··· INFORMATION SHOWN
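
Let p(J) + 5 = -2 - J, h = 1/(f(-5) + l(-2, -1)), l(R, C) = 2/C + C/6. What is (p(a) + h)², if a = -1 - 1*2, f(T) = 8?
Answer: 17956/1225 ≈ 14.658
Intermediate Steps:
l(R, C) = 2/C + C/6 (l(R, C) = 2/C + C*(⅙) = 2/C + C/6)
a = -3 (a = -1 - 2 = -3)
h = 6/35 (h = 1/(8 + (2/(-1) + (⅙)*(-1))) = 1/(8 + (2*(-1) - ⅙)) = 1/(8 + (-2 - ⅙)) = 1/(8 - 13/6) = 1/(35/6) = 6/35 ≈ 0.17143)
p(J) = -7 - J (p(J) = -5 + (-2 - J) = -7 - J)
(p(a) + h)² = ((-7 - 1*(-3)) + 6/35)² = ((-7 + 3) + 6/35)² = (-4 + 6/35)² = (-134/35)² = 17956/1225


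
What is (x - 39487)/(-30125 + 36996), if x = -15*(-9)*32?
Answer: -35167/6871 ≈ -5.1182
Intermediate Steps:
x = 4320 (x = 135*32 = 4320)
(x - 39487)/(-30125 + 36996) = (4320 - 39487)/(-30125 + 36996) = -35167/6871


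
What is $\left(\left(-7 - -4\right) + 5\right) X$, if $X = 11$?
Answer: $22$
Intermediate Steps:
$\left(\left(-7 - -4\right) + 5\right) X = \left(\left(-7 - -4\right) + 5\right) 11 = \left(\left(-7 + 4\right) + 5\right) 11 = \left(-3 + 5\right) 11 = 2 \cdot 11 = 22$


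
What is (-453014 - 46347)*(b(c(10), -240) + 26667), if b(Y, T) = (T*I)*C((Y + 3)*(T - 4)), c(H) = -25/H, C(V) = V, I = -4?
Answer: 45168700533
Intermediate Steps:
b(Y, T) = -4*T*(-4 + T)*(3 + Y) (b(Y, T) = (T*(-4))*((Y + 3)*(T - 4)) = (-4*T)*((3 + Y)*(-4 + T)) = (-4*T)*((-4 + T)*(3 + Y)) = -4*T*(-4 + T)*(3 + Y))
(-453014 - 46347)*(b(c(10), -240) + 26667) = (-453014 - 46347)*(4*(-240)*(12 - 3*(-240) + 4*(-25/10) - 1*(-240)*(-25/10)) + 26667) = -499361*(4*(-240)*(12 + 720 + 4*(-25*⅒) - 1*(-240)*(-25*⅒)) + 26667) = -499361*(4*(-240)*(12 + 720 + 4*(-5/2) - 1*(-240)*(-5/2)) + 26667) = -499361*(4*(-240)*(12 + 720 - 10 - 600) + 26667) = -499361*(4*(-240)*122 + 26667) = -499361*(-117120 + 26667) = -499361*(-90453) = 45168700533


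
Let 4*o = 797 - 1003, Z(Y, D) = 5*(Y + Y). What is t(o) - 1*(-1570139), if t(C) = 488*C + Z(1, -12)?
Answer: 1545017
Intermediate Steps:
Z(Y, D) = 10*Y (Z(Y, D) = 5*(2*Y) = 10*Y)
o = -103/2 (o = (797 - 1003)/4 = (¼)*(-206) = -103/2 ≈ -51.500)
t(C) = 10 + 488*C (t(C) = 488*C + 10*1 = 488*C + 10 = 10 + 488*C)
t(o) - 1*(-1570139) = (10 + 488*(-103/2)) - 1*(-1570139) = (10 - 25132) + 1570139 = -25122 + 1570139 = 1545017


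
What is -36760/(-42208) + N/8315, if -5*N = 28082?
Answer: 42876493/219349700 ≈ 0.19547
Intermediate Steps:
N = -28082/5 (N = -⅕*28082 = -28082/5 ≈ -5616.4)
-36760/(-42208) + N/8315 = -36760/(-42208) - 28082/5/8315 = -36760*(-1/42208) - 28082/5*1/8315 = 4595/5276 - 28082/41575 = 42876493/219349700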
······
Copy whichever lines of the records above contain the word "Answer".

YOUR RESPONSE:
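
Answer: 17956/1225 ≈ 14.658
Answer: -35167/6871 ≈ -5.1182
Answer: $22$
Answer: 45168700533
Answer: 1545017
Answer: 42876493/219349700 ≈ 0.19547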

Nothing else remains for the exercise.